**Provided material:**
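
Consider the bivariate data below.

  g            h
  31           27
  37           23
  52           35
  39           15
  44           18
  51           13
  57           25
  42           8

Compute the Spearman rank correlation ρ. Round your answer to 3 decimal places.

0.095

Rank g: 1, 2, 7, 3, 5, 6, 8, 4
Rank h: 7, 5, 8, 3, 4, 2, 6, 1
d = rank(g) − rank(h): -6, -3, -1, 0, 1, 4, 2, 3; Σd² = 76
ρ = 1 − 6Σd² / [n(n²−1)] = 1 − 6×76 / (8×63) = 1 − 456/504 ≈ 0.095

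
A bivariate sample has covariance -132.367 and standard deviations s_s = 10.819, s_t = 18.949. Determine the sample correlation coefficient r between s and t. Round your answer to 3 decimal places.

-0.646

r = Cov(s,t) / (s_s · s_t) = -132.367 / (10.819 × 18.949)
  = -132.367 / 205.0092 ≈ -0.646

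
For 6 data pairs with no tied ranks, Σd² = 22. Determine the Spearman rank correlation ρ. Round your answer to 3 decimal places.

ρ = 1 − 6Σd² / [n(n²−1)] = 1 − 6×22 / (6×35)
  = 1 − 132/210 = 1 − 0.6286 ≈ 0.371

0.371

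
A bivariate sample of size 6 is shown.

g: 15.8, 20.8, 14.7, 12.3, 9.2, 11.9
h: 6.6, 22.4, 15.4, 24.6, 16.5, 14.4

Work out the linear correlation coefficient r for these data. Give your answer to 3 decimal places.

n = 6, Σg = 84.7, Σh = 99.9, Σg² = 1275.91, Σh² = 1867.25, Σgh = 1422.32
nΣgh − ΣgΣh = 8533.92 − 8461.53 = 72.39
nΣg² − (Σg)² = 7655.46 − 7174.09 = 481.37; nΣh² − (Σh)² = 11203.5 − 9980.01 = 1223.49
r = 72.39 / √(481.37 × 1223.49) = 72.39 / 767.4317 ≈ 0.094

0.094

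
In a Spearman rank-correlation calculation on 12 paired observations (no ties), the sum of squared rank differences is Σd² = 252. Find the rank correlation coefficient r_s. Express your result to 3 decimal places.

ρ = 1 − 6Σd² / [n(n²−1)] = 1 − 6×252 / (12×143)
  = 1 − 1512/1716 = 1 − 0.8811 ≈ 0.119

0.119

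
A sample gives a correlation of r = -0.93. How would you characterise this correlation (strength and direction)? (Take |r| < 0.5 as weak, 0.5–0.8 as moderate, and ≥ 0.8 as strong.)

strong negative

r = -0.93 < 0 so the relationship is negative.
|r| = 0.93, which falls in the strong range.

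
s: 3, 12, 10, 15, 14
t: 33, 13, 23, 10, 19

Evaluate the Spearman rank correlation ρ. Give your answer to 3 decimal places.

Rank s: 1, 3, 2, 5, 4
Rank t: 5, 2, 4, 1, 3
d = rank(s) − rank(t): -4, 1, -2, 4, 1; Σd² = 38
ρ = 1 − 6Σd² / [n(n²−1)] = 1 − 6×38 / (5×24) = 1 − 228/120 ≈ -0.900

-0.900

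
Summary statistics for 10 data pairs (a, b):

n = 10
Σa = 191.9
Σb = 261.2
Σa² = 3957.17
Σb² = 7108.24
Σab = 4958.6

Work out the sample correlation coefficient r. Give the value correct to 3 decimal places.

r = (nΣab − ΣaΣb) / √[(nΣa² − (Σa)²)(nΣb² − (Σb)²)]
Numerator: 10×4958.6 − 191.9×261.2 = -538.28
Denominator: √[(39571.7 − 36825.61)(71082.4 − 68225.44)] = √[2746.09 × 2856.96] = 2800.9765
r = -538.28 / 2800.9765 ≈ -0.192

-0.192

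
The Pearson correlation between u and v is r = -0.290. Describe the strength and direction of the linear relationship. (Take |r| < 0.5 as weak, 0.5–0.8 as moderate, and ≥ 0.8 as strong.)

weak negative

r = -0.290 < 0 so the relationship is negative.
|r| = 0.290, which falls in the weak range.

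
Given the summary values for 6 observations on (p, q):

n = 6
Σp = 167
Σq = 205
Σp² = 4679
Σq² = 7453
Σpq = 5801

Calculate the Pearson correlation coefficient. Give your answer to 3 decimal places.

r = (nΣpq − ΣpΣq) / √[(nΣp² − (Σp)²)(nΣq² − (Σq)²)]
Numerator: 6×5801 − 167×205 = 571
Denominator: √[(28074 − 27889)(44718 − 42025)] = √[185 × 2693] = 705.8364
r = 571 / 705.8364 ≈ 0.809

0.809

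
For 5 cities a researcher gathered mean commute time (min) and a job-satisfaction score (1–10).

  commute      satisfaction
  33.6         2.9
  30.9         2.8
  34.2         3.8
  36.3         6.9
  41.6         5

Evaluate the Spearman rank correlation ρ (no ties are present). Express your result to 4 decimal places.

Rank commute: 2, 1, 3, 4, 5
Rank satisfaction: 2, 1, 3, 5, 4
d = rank(commute) − rank(satisfaction): 0, 0, 0, -1, 1; Σd² = 2
ρ = 1 − 6Σd² / [n(n²−1)] = 1 − 6×2 / (5×24) = 1 − 12/120 ≈ 0.9000

0.9000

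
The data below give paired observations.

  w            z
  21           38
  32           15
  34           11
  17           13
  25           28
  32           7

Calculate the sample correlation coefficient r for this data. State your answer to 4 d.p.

-0.5090

n = 6, Σw = 161, Σz = 112, Σw² = 4559, Σz² = 2792, Σwz = 2797
nΣwz − ΣwΣz = 16782 − 18032 = -1250
nΣw² − (Σw)² = 27354 − 25921 = 1433; nΣz² − (Σz)² = 16752 − 12544 = 4208
r = -1250 / √(1433 × 4208) = -1250 / 2455.6189 ≈ -0.5090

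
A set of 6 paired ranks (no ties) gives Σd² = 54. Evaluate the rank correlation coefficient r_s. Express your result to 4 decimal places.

-0.5429

ρ = 1 − 6Σd² / [n(n²−1)] = 1 − 6×54 / (6×35)
  = 1 − 324/210 = 1 − 1.54286 ≈ -0.5429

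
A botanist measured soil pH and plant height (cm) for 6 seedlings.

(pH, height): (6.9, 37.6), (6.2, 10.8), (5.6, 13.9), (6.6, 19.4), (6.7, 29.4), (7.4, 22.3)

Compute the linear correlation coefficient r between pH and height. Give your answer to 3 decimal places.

0.597

n = 6, Σx = 39.4, Σy = 133.4, Σx² = 260.62, Σy² = 3461.62, Σxy = 894.28
nΣxy − ΣxΣy = 5365.68 − 5255.96 = 109.72
nΣx² − (Σx)² = 1563.72 − 1552.36 = 11.36; nΣy² − (Σy)² = 20769.72 − 17795.56 = 2974.16
r = 109.72 / √(11.36 × 2974.16) = 109.72 / 183.8109 ≈ 0.597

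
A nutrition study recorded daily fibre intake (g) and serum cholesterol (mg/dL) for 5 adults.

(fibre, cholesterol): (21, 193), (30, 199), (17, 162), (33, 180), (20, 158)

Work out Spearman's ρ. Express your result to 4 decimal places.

Rank fibre: 3, 4, 1, 5, 2
Rank cholesterol: 4, 5, 2, 3, 1
d = rank(fibre) − rank(cholesterol): -1, -1, -1, 2, 1; Σd² = 8
ρ = 1 − 6Σd² / [n(n²−1)] = 1 − 6×8 / (5×24) = 1 − 48/120 ≈ 0.6000

0.6000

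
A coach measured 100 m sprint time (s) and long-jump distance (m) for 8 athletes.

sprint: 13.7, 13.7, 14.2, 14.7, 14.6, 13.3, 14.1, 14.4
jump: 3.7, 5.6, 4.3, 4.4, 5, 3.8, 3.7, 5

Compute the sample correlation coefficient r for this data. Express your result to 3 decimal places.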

**Problem requirements:**
Which lines run from the one containing "A coach measured" to the end of the entries above? Print them exactly, both ends included, and nothing else.

**Your solution:**
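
A coach measured 100 m sprint time (s) and long-jump distance (m) for 8 athletes.

sprint: 13.7, 13.7, 14.2, 14.7, 14.6, 13.3, 14.1, 14.4
jump: 3.7, 5.6, 4.3, 4.4, 5, 3.8, 3.7, 5

Compute the sample correlation coefficient r for this data. Express your result to 3 decimal places.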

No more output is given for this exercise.